Task to carry out -
All of the records must be restated exactly, with every line complete.
--------------------
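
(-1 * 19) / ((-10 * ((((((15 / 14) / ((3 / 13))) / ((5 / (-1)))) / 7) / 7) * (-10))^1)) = 6517 / 650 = 10.03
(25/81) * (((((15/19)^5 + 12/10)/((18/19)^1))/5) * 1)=6217823/63336006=0.10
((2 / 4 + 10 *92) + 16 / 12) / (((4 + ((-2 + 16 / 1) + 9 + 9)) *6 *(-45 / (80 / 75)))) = -5531 / 54675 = -0.10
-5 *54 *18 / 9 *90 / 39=-1246.15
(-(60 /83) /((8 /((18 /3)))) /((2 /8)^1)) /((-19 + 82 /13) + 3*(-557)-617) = 2340 /2482447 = 0.00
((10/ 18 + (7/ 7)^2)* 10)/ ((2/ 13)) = 910/ 9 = 101.11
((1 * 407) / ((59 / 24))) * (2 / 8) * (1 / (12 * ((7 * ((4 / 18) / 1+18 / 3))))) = 3663 / 46256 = 0.08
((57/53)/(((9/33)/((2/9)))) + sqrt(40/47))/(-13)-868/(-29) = 5370346/179829-2 * sqrt(470)/611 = 29.79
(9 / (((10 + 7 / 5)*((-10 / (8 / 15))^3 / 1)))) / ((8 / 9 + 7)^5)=-419904 / 107126117715625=-0.00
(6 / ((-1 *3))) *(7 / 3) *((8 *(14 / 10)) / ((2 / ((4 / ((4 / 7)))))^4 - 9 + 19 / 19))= 235298 / 35985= 6.54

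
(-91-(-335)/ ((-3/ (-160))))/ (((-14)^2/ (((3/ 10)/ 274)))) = 53327/ 537040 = 0.10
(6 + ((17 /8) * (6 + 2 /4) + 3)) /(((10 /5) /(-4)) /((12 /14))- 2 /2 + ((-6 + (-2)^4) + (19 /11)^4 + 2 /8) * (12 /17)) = 272542215 /142589188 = 1.91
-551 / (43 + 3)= -551 / 46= -11.98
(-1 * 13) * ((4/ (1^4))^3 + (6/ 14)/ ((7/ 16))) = -844.73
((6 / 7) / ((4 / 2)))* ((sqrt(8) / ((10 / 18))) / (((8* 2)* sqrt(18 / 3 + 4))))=27* sqrt(5) / 1400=0.04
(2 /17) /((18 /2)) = 2 /153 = 0.01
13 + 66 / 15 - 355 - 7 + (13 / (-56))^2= -5402483 / 15680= -344.55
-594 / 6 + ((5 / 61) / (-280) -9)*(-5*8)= 111452 / 427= 261.01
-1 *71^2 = -5041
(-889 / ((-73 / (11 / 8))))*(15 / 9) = 48895 / 1752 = 27.91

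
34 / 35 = 0.97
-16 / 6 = -8 / 3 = -2.67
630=630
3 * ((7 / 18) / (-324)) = -7 / 1944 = -0.00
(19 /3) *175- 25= 3250 /3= 1083.33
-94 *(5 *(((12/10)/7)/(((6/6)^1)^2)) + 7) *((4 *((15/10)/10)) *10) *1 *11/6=-56870/7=-8124.29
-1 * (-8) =8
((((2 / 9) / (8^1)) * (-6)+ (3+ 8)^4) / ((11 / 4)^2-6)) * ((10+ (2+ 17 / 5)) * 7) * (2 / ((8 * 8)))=9469691 / 300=31565.64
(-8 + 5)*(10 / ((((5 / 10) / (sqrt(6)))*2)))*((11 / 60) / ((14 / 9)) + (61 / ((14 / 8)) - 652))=74043*sqrt(6) / 4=45341.89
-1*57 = -57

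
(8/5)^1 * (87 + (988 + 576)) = 13208/5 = 2641.60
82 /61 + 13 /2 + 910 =111977 /122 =917.84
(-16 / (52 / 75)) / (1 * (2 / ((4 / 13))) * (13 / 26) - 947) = 48 / 1963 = 0.02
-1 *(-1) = 1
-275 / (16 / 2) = -275 / 8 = -34.38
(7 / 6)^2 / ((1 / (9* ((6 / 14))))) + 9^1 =57 / 4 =14.25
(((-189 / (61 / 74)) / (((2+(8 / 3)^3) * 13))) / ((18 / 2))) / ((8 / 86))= -902097 / 897676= -1.00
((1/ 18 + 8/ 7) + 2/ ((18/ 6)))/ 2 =235/ 252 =0.93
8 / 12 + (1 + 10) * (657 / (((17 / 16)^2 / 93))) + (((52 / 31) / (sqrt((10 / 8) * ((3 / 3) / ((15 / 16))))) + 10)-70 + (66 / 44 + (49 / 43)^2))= 26 * sqrt(3) / 31 + 1908656995171 / 3206166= 595309.68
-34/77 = -0.44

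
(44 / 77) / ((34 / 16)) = 32 / 119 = 0.27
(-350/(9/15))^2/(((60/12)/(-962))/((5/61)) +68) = 589225000/117639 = 5008.76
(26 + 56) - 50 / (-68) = 82.74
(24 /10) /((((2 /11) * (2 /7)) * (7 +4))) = 4.20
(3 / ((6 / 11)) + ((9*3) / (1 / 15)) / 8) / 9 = 449 / 72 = 6.24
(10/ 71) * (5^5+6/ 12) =31255/ 71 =440.21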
--------------------
Task result -
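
(-1 * 19) / ((-10 * ((((((15 / 14) / ((3 / 13))) / ((5 / (-1)))) / 7) / 7) * (-10))^1)) = 6517 / 650 = 10.03
(25/81) * (((((15/19)^5 + 12/10)/((18/19)^1))/5) * 1)=6217823/63336006=0.10
((2 / 4 + 10 *92) + 16 / 12) / (((4 + ((-2 + 16 / 1) + 9 + 9)) *6 *(-45 / (80 / 75)))) = -5531 / 54675 = -0.10
-5 *54 *18 / 9 *90 / 39=-1246.15
(-(60 /83) /((8 /((18 /3)))) /((2 /8)^1)) /((-19 + 82 /13) + 3*(-557)-617) = 2340 /2482447 = 0.00
((10/ 18 + (7/ 7)^2)* 10)/ ((2/ 13)) = 910/ 9 = 101.11
((1 * 407) / ((59 / 24))) * (2 / 8) * (1 / (12 * ((7 * ((4 / 18) / 1+18 / 3))))) = 3663 / 46256 = 0.08
((57/53)/(((9/33)/((2/9)))) + sqrt(40/47))/(-13)-868/(-29) = 5370346/179829-2 * sqrt(470)/611 = 29.79
(9 / (((10 + 7 / 5)*((-10 / (8 / 15))^3 / 1)))) / ((8 / 9 + 7)^5)=-419904 / 107126117715625=-0.00
(6 / ((-1 *3))) *(7 / 3) *((8 *(14 / 10)) / ((2 / ((4 / ((4 / 7)))))^4 - 9 + 19 / 19))= 235298 / 35985= 6.54

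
(-91-(-335)/ ((-3/ (-160))))/ (((-14)^2/ (((3/ 10)/ 274)))) = 53327/ 537040 = 0.10
(6 + ((17 /8) * (6 + 2 /4) + 3)) /(((10 /5) /(-4)) /((12 /14))- 2 /2 + ((-6 + (-2)^4) + (19 /11)^4 + 2 /8) * (12 /17)) = 272542215 /142589188 = 1.91
-551 / (43 + 3)= -551 / 46= -11.98
(-1 * 13) * ((4/ (1^4))^3 + (6/ 14)/ ((7/ 16))) = -844.73
((6 / 7) / ((4 / 2)))* ((sqrt(8) / ((10 / 18))) / (((8* 2)* sqrt(18 / 3 + 4))))=27* sqrt(5) / 1400=0.04
(2 /17) /((18 /2)) = 2 /153 = 0.01
13 + 66 / 15 - 355 - 7 + (13 / (-56))^2= -5402483 / 15680= -344.55
-594 / 6 + ((5 / 61) / (-280) -9)*(-5*8)= 111452 / 427= 261.01
-1 *71^2 = -5041
(-889 / ((-73 / (11 / 8))))*(15 / 9) = 48895 / 1752 = 27.91

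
34 / 35 = 0.97
-16 / 6 = -8 / 3 = -2.67
630=630
3 * ((7 / 18) / (-324)) = -7 / 1944 = -0.00
(19 /3) *175- 25= 3250 /3= 1083.33
-94 *(5 *(((12/10)/7)/(((6/6)^1)^2)) + 7) *((4 *((15/10)/10)) *10) *1 *11/6=-56870/7=-8124.29
-1 * (-8) =8
((((2 / 9) / (8^1)) * (-6)+ (3+ 8)^4) / ((11 / 4)^2-6)) * ((10+ (2+ 17 / 5)) * 7) * (2 / ((8 * 8)))=9469691 / 300=31565.64
(-8 + 5)*(10 / ((((5 / 10) / (sqrt(6)))*2)))*((11 / 60) / ((14 / 9)) + (61 / ((14 / 8)) - 652))=74043*sqrt(6) / 4=45341.89
-1*57 = -57

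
(8/5)^1 * (87 + (988 + 576)) = 13208/5 = 2641.60
82 /61 + 13 /2 + 910 =111977 /122 =917.84
(-16 / (52 / 75)) / (1 * (2 / ((4 / 13))) * (13 / 26) - 947) = 48 / 1963 = 0.02
-1 *(-1) = 1
-275 / (16 / 2) = -275 / 8 = -34.38
(7 / 6)^2 / ((1 / (9* ((6 / 14))))) + 9^1 =57 / 4 =14.25
(((-189 / (61 / 74)) / (((2+(8 / 3)^3) * 13))) / ((18 / 2))) / ((8 / 86))= -902097 / 897676= -1.00
((1/ 18 + 8/ 7) + 2/ ((18/ 6)))/ 2 =235/ 252 =0.93
8 / 12 + (1 + 10) * (657 / (((17 / 16)^2 / 93))) + (((52 / 31) / (sqrt((10 / 8) * ((3 / 3) / ((15 / 16))))) + 10)-70 + (66 / 44 + (49 / 43)^2))= 26 * sqrt(3) / 31 + 1908656995171 / 3206166= 595309.68
-34/77 = -0.44

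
(44 / 77) / ((34 / 16)) = 32 / 119 = 0.27
(-350/(9/15))^2/(((60/12)/(-962))/((5/61)) +68) = 589225000/117639 = 5008.76
(26 + 56) - 50 / (-68) = 82.74
(24 /10) /((((2 /11) * (2 /7)) * (7 +4))) = 4.20
(3 / ((6 / 11)) + ((9*3) / (1 / 15)) / 8) / 9 = 449 / 72 = 6.24
(10/ 71) * (5^5+6/ 12) =31255/ 71 =440.21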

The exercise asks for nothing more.